* **TASK DETAILS**
After locating the line with "Let v(l) = l, K/5 = -12. What is K*9 + v(2)?" in the data that follows, return it and every later line exactly, up to and including the line with "Answer: 1697809".

* **SUPPLIED MATERIAL**
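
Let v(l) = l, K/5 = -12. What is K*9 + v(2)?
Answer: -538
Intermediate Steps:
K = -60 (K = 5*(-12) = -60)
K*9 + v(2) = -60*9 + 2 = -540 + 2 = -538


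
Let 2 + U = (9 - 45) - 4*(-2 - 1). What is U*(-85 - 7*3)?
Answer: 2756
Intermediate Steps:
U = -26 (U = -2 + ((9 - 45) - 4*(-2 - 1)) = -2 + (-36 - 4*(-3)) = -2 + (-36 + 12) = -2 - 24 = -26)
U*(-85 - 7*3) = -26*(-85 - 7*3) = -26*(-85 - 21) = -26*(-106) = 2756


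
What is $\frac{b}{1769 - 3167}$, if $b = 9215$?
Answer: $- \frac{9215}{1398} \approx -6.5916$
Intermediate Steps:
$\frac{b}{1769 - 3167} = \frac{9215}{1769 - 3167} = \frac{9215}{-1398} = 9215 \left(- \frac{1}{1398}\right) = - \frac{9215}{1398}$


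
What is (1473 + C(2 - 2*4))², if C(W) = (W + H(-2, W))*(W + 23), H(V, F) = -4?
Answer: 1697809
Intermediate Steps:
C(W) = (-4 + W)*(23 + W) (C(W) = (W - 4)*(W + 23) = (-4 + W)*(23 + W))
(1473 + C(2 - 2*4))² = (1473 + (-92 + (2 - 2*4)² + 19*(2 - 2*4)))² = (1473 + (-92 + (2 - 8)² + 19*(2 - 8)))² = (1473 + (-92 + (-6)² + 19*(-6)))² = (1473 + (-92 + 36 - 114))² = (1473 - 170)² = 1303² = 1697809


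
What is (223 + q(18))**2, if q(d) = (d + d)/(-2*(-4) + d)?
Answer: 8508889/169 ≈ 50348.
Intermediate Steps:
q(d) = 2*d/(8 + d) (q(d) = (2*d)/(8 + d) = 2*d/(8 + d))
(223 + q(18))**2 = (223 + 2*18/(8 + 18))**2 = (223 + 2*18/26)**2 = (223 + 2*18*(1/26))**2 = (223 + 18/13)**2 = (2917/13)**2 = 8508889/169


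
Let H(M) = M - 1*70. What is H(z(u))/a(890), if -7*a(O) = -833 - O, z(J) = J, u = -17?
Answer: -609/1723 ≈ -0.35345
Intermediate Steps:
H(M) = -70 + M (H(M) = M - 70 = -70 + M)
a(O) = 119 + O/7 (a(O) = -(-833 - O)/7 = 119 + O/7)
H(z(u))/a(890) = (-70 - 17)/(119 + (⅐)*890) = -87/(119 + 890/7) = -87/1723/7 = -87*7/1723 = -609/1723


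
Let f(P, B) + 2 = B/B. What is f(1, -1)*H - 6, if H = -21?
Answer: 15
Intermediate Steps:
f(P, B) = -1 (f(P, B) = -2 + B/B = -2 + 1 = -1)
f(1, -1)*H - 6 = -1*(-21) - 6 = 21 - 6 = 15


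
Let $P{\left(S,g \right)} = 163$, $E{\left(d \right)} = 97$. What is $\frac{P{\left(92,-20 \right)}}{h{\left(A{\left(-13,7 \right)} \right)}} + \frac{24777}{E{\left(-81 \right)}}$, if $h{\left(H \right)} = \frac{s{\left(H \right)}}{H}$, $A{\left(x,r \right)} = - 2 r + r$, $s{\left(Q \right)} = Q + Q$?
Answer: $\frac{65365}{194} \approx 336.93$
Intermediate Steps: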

==

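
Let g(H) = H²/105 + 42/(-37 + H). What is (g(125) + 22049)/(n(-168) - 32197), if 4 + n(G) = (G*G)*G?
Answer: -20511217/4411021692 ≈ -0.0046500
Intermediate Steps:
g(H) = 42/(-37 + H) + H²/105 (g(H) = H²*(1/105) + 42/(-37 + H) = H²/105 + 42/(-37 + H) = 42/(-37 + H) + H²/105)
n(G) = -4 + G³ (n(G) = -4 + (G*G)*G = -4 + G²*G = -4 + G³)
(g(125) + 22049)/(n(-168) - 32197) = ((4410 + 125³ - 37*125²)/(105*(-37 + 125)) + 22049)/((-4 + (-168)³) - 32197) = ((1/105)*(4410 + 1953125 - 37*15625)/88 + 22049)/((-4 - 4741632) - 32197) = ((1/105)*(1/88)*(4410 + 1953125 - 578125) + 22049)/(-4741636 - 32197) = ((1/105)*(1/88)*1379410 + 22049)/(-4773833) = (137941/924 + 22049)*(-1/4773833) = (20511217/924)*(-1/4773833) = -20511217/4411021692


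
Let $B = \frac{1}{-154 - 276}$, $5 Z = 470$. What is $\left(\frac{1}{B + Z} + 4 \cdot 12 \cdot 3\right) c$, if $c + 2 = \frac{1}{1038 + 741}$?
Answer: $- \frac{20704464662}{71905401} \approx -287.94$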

* **EXERCISE RESPONSE**
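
Let v(l) = l, K/5 = -12. What is K*9 + v(2)?
Answer: -538
Intermediate Steps:
K = -60 (K = 5*(-12) = -60)
K*9 + v(2) = -60*9 + 2 = -540 + 2 = -538


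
Let 2 + U = (9 - 45) - 4*(-2 - 1). What is U*(-85 - 7*3)?
Answer: 2756
Intermediate Steps:
U = -26 (U = -2 + ((9 - 45) - 4*(-2 - 1)) = -2 + (-36 - 4*(-3)) = -2 + (-36 + 12) = -2 - 24 = -26)
U*(-85 - 7*3) = -26*(-85 - 7*3) = -26*(-85 - 21) = -26*(-106) = 2756


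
What is $\frac{b}{1769 - 3167}$, if $b = 9215$?
Answer: $- \frac{9215}{1398} \approx -6.5916$
Intermediate Steps:
$\frac{b}{1769 - 3167} = \frac{9215}{1769 - 3167} = \frac{9215}{-1398} = 9215 \left(- \frac{1}{1398}\right) = - \frac{9215}{1398}$


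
What is (1473 + C(2 - 2*4))², if C(W) = (W + H(-2, W))*(W + 23), H(V, F) = -4?
Answer: 1697809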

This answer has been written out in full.